====== Provided entries ======
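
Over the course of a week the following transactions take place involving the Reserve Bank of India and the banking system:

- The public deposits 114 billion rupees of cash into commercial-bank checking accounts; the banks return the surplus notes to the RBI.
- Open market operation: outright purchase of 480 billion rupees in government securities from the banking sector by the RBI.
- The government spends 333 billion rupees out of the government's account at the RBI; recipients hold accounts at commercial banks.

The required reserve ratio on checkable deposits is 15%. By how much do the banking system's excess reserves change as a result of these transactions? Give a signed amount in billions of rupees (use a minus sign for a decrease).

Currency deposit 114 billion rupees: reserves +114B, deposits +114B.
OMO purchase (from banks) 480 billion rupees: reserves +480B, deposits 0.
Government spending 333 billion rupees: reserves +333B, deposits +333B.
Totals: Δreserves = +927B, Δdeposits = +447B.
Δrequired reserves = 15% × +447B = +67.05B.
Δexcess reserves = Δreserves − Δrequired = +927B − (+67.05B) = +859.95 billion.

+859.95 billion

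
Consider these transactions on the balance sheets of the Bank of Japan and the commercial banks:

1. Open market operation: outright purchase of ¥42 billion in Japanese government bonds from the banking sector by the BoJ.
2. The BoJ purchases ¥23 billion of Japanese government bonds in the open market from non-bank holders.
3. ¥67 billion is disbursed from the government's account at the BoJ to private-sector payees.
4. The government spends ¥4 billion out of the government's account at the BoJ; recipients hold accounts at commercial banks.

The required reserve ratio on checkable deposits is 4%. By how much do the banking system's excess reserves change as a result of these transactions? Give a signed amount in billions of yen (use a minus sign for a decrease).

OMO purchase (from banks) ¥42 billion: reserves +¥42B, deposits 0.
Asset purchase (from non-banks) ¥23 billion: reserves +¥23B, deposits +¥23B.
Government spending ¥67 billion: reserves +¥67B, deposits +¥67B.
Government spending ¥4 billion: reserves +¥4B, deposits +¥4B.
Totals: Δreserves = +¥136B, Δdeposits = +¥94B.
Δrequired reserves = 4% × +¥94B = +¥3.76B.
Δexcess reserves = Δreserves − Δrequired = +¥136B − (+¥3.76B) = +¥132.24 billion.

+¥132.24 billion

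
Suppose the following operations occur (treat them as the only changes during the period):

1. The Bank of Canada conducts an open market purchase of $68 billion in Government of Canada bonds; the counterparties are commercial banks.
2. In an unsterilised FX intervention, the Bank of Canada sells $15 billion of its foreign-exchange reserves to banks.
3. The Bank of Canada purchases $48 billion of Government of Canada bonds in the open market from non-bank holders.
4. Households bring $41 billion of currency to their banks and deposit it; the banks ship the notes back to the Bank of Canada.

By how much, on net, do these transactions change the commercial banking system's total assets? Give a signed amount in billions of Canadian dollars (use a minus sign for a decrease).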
======
Task to complete ▸
Nothing beyond the line that contains "- The public" belongs in the answer; reproduce the entries exactly from their first line through it.

Solution to the exercise ▸
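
Over the course of a week the following transactions take place involving the Reserve Bank of India and the banking system:

- The public deposits 114 billion rupees of cash into commercial-bank checking accounts; the banks return the surplus notes to the RBI.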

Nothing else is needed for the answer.